WHAT YOU HAVE TO DO: Please output exactly the lines that run from the line with "In what order" through the final line of the data, inclusive, and nothing more.

RECORDS SHOWN:
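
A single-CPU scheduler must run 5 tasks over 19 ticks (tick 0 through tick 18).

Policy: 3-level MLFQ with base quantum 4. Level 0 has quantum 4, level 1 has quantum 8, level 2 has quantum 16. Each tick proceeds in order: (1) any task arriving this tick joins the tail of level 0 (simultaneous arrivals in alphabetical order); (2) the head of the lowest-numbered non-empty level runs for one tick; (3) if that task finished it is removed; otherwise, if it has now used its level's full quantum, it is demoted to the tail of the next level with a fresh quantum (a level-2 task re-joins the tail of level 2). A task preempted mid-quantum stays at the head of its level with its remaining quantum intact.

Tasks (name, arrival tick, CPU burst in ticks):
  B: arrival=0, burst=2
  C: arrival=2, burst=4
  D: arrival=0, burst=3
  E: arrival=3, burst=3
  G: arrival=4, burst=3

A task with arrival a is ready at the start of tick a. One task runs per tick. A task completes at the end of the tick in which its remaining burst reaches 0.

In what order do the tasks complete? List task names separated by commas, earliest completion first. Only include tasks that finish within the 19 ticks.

completion order = B, D, C, E, G

t=0: L0/L1/L2 = BD/-/- → run B
t=1: L0/L1/L2 = BD/-/- → run B
t=2: L0/L1/L2 = DC/-/- → run D
t=3: L0/L1/L2 = DCE/-/- → run D
t=4: L0/L1/L2 = DCEG/-/- → run D
t=5: L0/L1/L2 = CEG/-/- → run C
t=6: L0/L1/L2 = CEG/-/- → run C
t=7: L0/L1/L2 = CEG/-/- → run C
t=8: L0/L1/L2 = CEG/-/- → run C
t=9: L0/L1/L2 = EG/-/- → run E
t=10: L0/L1/L2 = EG/-/- → run E
t=11: L0/L1/L2 = EG/-/- → run E
t=12: L0/L1/L2 = G/-/- → run G
t=13: L0/L1/L2 = G/-/- → run G
t=14: L0/L1/L2 = G/-/- → run G
t=15: (idle)
t=16: (idle)
t=17: (idle)
t=18: (idle)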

THE ANSWER:
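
In what order do the tasks complete? List task names separated by commas, earliest completion first. Only include tasks that finish within the 19 ticks.

completion order = B, D, C, E, G

t=0: L0/L1/L2 = BD/-/- → run B
t=1: L0/L1/L2 = BD/-/- → run B
t=2: L0/L1/L2 = DC/-/- → run D
t=3: L0/L1/L2 = DCE/-/- → run D
t=4: L0/L1/L2 = DCEG/-/- → run D
t=5: L0/L1/L2 = CEG/-/- → run C
t=6: L0/L1/L2 = CEG/-/- → run C
t=7: L0/L1/L2 = CEG/-/- → run C
t=8: L0/L1/L2 = CEG/-/- → run C
t=9: L0/L1/L2 = EG/-/- → run E
t=10: L0/L1/L2 = EG/-/- → run E
t=11: L0/L1/L2 = EG/-/- → run E
t=12: L0/L1/L2 = G/-/- → run G
t=13: L0/L1/L2 = G/-/- → run G
t=14: L0/L1/L2 = G/-/- → run G
t=15: (idle)
t=16: (idle)
t=17: (idle)
t=18: (idle)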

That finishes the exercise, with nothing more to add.